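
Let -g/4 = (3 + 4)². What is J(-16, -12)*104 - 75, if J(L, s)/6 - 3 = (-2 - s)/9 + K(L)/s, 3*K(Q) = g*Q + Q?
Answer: -154769/3 ≈ -51590.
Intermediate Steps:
g = -196 (g = -4*(3 + 4)² = -4*7² = -4*49 = -196)
K(Q) = -65*Q (K(Q) = (-196*Q + Q)/3 = (-195*Q)/3 = -65*Q)
J(L, s) = 50/3 - 2*s/3 - 390*L/s (J(L, s) = 18 + 6*((-2 - s)/9 + (-65*L)/s) = 18 + 6*((-2 - s)*(⅑) - 65*L/s) = 18 + 6*((-2/9 - s/9) - 65*L/s) = 18 + 6*(-2/9 - s/9 - 65*L/s) = 18 + (-4/3 - 2*s/3 - 390*L/s) = 50/3 - 2*s/3 - 390*L/s)
J(-16, -12)*104 - 75 = (50/3 - ⅔*(-12) - 390*(-16)/(-12))*104 - 75 = (50/3 + 8 - 390*(-16)*(-1/12))*104 - 75 = (50/3 + 8 - 520)*104 - 75 = -1486/3*104 - 75 = -154544/3 - 75 = -154769/3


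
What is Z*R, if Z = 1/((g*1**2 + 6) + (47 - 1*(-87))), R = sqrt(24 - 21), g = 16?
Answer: sqrt(3)/156 ≈ 0.011103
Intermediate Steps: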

*Task*
For this task, retype the material exactly, line for line.

*Exercise output*
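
Let -g/4 = (3 + 4)². What is J(-16, -12)*104 - 75, if J(L, s)/6 - 3 = (-2 - s)/9 + K(L)/s, 3*K(Q) = g*Q + Q?
Answer: -154769/3 ≈ -51590.
Intermediate Steps:
g = -196 (g = -4*(3 + 4)² = -4*7² = -4*49 = -196)
K(Q) = -65*Q (K(Q) = (-196*Q + Q)/3 = (-195*Q)/3 = -65*Q)
J(L, s) = 50/3 - 2*s/3 - 390*L/s (J(L, s) = 18 + 6*((-2 - s)/9 + (-65*L)/s) = 18 + 6*((-2 - s)*(⅑) - 65*L/s) = 18 + 6*((-2/9 - s/9) - 65*L/s) = 18 + 6*(-2/9 - s/9 - 65*L/s) = 18 + (-4/3 - 2*s/3 - 390*L/s) = 50/3 - 2*s/3 - 390*L/s)
J(-16, -12)*104 - 75 = (50/3 - ⅔*(-12) - 390*(-16)/(-12))*104 - 75 = (50/3 + 8 - 390*(-16)*(-1/12))*104 - 75 = (50/3 + 8 - 520)*104 - 75 = -1486/3*104 - 75 = -154544/3 - 75 = -154769/3


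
What is Z*R, if Z = 1/((g*1**2 + 6) + (47 - 1*(-87))), R = sqrt(24 - 21), g = 16?
Answer: sqrt(3)/156 ≈ 0.011103
Intermediate Steps: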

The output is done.